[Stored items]
Segment Open
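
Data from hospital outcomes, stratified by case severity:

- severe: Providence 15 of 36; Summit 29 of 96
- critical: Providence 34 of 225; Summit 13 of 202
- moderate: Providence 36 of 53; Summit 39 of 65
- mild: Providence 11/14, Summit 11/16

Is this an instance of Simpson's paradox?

Severe: Providence 15/36 = 41.7%, Summit 29/96 = 30.2% → Providence
Critical: Providence 34/225 = 15.1%, Summit 13/202 = 6.4% → Providence
Moderate: Providence 36/53 = 67.9%, Summit 39/65 = 60.0% → Providence
Mild: Providence 11/14 = 78.6%, Summit 11/16 = 68.8% → Providence
Overall: Providence 96/328 = 29.3%, Summit 92/379 = 24.3% → Providence
Providence wins overall and in every case group — no reversal.

No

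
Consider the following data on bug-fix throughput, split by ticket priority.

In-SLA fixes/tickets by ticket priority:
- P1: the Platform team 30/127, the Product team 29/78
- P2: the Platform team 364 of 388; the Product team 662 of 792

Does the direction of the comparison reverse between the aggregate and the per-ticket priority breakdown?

No

P1: the Platform team 30/127 = 23.6%, the Product team 29/78 = 37.2% → the Product team
P2: the Platform team 364/388 = 93.8%, the Product team 662/792 = 83.6% → the Platform team
Overall: the Platform team 394/515 = 76.5%, the Product team 691/870 = 79.4% → the Product team
Neither sweeps: the Platform team wins 1 of 2 groups, the Product team wins 1. The Product team wins overall but not every group — no Simpson reversal.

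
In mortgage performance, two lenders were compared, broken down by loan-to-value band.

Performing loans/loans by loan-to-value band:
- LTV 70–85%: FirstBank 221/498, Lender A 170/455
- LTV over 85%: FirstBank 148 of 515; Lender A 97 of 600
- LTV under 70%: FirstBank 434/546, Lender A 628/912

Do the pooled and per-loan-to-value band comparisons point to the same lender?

LTV 70–85%: FirstBank 221/498 = 44.4%, Lender A 170/455 = 37.4% → FirstBank
LTV over 85%: FirstBank 148/515 = 28.7%, Lender A 97/600 = 16.2% → FirstBank
LTV under 70%: FirstBank 434/546 = 79.5%, Lender A 628/912 = 68.9% → FirstBank
Overall: FirstBank 803/1559 = 51.5%, Lender A 895/1967 = 45.5% → FirstBank
FirstBank wins overall and in every loan-to-value group — no reversal.

Yes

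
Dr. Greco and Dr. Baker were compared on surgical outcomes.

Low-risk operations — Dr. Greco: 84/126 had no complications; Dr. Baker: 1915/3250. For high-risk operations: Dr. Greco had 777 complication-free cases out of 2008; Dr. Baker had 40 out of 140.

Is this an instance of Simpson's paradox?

Low-risk: Dr. Greco 84/126 = 66.7%, Dr. Baker 1915/3250 = 58.9% → Dr. Greco
High-risk: Dr. Greco 777/2008 = 38.7%, Dr. Baker 40/140 = 28.6% → Dr. Greco
Overall: Dr. Greco 861/2134 = 40.3%, Dr. Baker 1955/3390 = 57.7% → Dr. Baker
Dr. Greco wins each patient risk group but Dr. Baker wins overall — the comparison reverses. Dr. Greco's operations skew toward high-risk, which has a lower base rate.

Yes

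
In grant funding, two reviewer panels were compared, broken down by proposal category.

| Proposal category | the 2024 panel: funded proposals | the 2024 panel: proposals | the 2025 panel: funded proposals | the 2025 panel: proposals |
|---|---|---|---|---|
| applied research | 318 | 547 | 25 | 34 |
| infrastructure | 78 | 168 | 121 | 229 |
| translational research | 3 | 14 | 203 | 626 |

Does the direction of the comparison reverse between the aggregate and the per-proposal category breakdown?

Applied research: the 2024 panel 318/547 = 58.1%, the 2025 panel 25/34 = 73.5% → the 2025 panel
Infrastructure: the 2024 panel 78/168 = 46.4%, the 2025 panel 121/229 = 52.8% → the 2025 panel
Translational research: the 2024 panel 3/14 = 21.4%, the 2025 panel 203/626 = 32.4% → the 2025 panel
Overall: the 2024 panel 399/729 = 54.7%, the 2025 panel 349/889 = 39.3% → the 2024 panel
The 2025 panel wins each proposal group but the 2024 panel wins overall — the comparison reverses. The 2025 panel's proposals skew toward translational research, which has a lower base rate.

Yes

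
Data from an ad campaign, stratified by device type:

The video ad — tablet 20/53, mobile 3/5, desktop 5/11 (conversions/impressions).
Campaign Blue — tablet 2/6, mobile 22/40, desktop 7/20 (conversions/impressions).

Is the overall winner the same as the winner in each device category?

No

Tablet: the video ad 20/53 = 37.7%, Campaign Blue 2/6 = 33.3% → the video ad
Mobile: the video ad 3/5 = 60.0%, Campaign Blue 22/40 = 55.0% → the video ad
Desktop: the video ad 5/11 = 45.5%, Campaign Blue 7/20 = 35.0% → the video ad
Overall: the video ad 28/69 = 40.6%, Campaign Blue 31/66 = 47.0% → Campaign Blue
The video ad wins each device group but Campaign Blue wins overall — the comparison reverses. The video ad's impressions skew toward tablet, which has a lower base rate.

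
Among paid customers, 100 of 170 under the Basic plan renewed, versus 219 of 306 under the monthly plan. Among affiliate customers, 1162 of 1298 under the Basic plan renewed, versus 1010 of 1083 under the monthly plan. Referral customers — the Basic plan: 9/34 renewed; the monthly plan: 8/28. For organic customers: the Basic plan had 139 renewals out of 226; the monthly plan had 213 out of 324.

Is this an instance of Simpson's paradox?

No

Paid: the Basic plan 100/170 = 58.8%, the monthly plan 219/306 = 71.6% → the monthly plan
Affiliate: the Basic plan 1162/1298 = 89.5%, the monthly plan 1010/1083 = 93.3% → the monthly plan
Referral: the Basic plan 9/34 = 26.5%, the monthly plan 8/28 = 28.6% → the monthly plan
Organic: the Basic plan 139/226 = 61.5%, the monthly plan 213/324 = 65.7% → the monthly plan
Overall: the Basic plan 1410/1728 = 81.6%, the monthly plan 1450/1741 = 83.3% → the monthly plan
The monthly plan wins overall and in every signup group — no reversal.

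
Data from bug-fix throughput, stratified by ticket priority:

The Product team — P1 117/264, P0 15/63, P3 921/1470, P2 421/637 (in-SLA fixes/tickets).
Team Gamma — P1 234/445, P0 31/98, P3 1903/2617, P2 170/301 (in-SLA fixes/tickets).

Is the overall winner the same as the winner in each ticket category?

P1: the Product team 117/264 = 44.3%, Team Gamma 234/445 = 52.6% → Team Gamma
P0: the Product team 15/63 = 23.8%, Team Gamma 31/98 = 31.6% → Team Gamma
P3: the Product team 921/1470 = 62.7%, Team Gamma 1903/2617 = 72.7% → Team Gamma
P2: the Product team 421/637 = 66.1%, Team Gamma 170/301 = 56.5% → the Product team
Overall: the Product team 1474/2434 = 60.6%, Team Gamma 2338/3461 = 67.6% → Team Gamma
Neither sweeps: the Product team wins 1 of 4 groups, Team Gamma wins 3. Team Gamma wins overall but not every group — no Simpson reversal.

No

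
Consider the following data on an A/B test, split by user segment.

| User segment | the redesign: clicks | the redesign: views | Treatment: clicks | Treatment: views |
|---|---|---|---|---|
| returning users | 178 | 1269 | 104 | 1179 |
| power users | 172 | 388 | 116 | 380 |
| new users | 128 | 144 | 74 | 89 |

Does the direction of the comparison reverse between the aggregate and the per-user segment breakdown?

Returning users: the redesign 178/1269 = 14.0%, Treatment 104/1179 = 8.8% → the redesign
Power users: the redesign 172/388 = 44.3%, Treatment 116/380 = 30.5% → the redesign
New users: the redesign 128/144 = 88.9%, Treatment 74/89 = 83.1% → the redesign
Overall: the redesign 478/1801 = 26.5%, Treatment 294/1648 = 17.8% → the redesign
The redesign wins overall and in every user group — no reversal.

No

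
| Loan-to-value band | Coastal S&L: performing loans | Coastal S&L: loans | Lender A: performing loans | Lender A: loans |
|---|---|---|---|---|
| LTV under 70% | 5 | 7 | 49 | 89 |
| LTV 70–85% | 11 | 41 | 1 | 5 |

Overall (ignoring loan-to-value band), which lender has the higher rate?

Lender A

LTV under 70%: Coastal S&L 5/7 = 71.4%, Lender A 49/89 = 55.1% → Coastal S&L
LTV 70–85%: Coastal S&L 11/41 = 26.8%, Lender A 1/5 = 20.0% → Coastal S&L
Overall: Coastal S&L 16/48 = 33.3%, Lender A 50/94 = 53.2% → Lender A
(Coastal S&L wins every loan-to-value group but Lender A wins overall — Coastal S&L's loans skew toward the low-rate LTV 70–85% group.)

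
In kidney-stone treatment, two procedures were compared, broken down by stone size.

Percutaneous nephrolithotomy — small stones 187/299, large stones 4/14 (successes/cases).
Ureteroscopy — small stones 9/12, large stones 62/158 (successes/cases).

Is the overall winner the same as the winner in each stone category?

Small stones: percutaneous nephrolithotomy 187/299 = 62.5%, ureteroscopy 9/12 = 75.0% → ureteroscopy
Large stones: percutaneous nephrolithotomy 4/14 = 28.6%, ureteroscopy 62/158 = 39.2% → ureteroscopy
Overall: percutaneous nephrolithotomy 191/313 = 61.0%, ureteroscopy 71/170 = 41.8% → percutaneous nephrolithotomy
Ureteroscopy wins each stone group but percutaneous nephrolithotomy wins overall — the comparison reverses. Ureteroscopy's cases skew toward large stones, which has a lower base rate.

No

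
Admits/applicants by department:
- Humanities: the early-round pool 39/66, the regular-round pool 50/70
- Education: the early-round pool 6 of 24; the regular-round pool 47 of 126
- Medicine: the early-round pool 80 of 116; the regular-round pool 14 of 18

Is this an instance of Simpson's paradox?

Yes

Humanities: the early-round pool 39/66 = 59.1%, the regular-round pool 50/70 = 71.4% → the regular-round pool
Education: the early-round pool 6/24 = 25.0%, the regular-round pool 47/126 = 37.3% → the regular-round pool
Medicine: the early-round pool 80/116 = 69.0%, the regular-round pool 14/18 = 77.8% → the regular-round pool
Overall: the early-round pool 125/206 = 60.7%, the regular-round pool 111/214 = 51.9% → the early-round pool
The regular-round pool wins each department group but the early-round pool wins overall — the comparison reverses. The regular-round pool's applicants skew toward Education, which has a lower base rate.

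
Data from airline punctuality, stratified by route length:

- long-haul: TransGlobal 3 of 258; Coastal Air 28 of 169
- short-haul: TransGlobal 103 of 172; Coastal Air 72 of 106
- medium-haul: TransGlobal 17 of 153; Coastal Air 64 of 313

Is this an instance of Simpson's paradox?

Long-haul: TransGlobal 3/258 = 1.2%, Coastal Air 28/169 = 16.6% → Coastal Air
Short-haul: TransGlobal 103/172 = 59.9%, Coastal Air 72/106 = 67.9% → Coastal Air
Medium-haul: TransGlobal 17/153 = 11.1%, Coastal Air 64/313 = 20.4% → Coastal Air
Overall: TransGlobal 123/583 = 21.1%, Coastal Air 164/588 = 27.9% → Coastal Air
Coastal Air wins overall and in every route group — no reversal.

No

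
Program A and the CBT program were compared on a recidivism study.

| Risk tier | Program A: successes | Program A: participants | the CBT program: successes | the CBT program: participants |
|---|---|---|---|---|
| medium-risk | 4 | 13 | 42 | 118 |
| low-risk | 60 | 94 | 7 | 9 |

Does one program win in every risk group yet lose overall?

Medium-risk: Program A 4/13 = 30.8%, the CBT program 42/118 = 35.6% → the CBT program
Low-risk: Program A 60/94 = 63.8%, the CBT program 7/9 = 77.8% → the CBT program
Overall: Program A 64/107 = 59.8%, the CBT program 49/127 = 38.6% → Program A
The CBT program wins each risk group but Program A wins overall — the comparison reverses. The CBT program's participants skew toward medium-risk, which has a lower base rate.

Yes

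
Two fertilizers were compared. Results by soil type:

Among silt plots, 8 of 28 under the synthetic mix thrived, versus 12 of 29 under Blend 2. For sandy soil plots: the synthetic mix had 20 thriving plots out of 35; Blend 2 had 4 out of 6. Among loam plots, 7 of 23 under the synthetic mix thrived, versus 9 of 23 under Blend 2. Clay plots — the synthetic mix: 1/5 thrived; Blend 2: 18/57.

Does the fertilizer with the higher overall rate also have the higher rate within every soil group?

No

Silt: the synthetic mix 8/28 = 28.6%, Blend 2 12/29 = 41.4% → Blend 2
Sandy soil: the synthetic mix 20/35 = 57.1%, Blend 2 4/6 = 66.7% → Blend 2
Loam: the synthetic mix 7/23 = 30.4%, Blend 2 9/23 = 39.1% → Blend 2
Clay: the synthetic mix 1/5 = 20.0%, Blend 2 18/57 = 31.6% → Blend 2
Overall: the synthetic mix 36/91 = 39.6%, Blend 2 43/115 = 37.4% → the synthetic mix
Blend 2 wins each soil group but the synthetic mix wins overall — the comparison reverses. Blend 2's plots skew toward clay, which has a lower base rate.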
Segment Closed
Retype only the stretch of lines above starting at the one with "program: participants |" and stopping at the one with "60 | 94 | 7 | 9 |", exactly as written, with both kept.

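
| Risk tier | Program A: successes | Program A: participants | the CBT program: successes | the CBT program: participants |
|---|---|---|---|---|
| medium-risk | 4 | 13 | 42 | 118 |
| low-risk | 60 | 94 | 7 | 9 |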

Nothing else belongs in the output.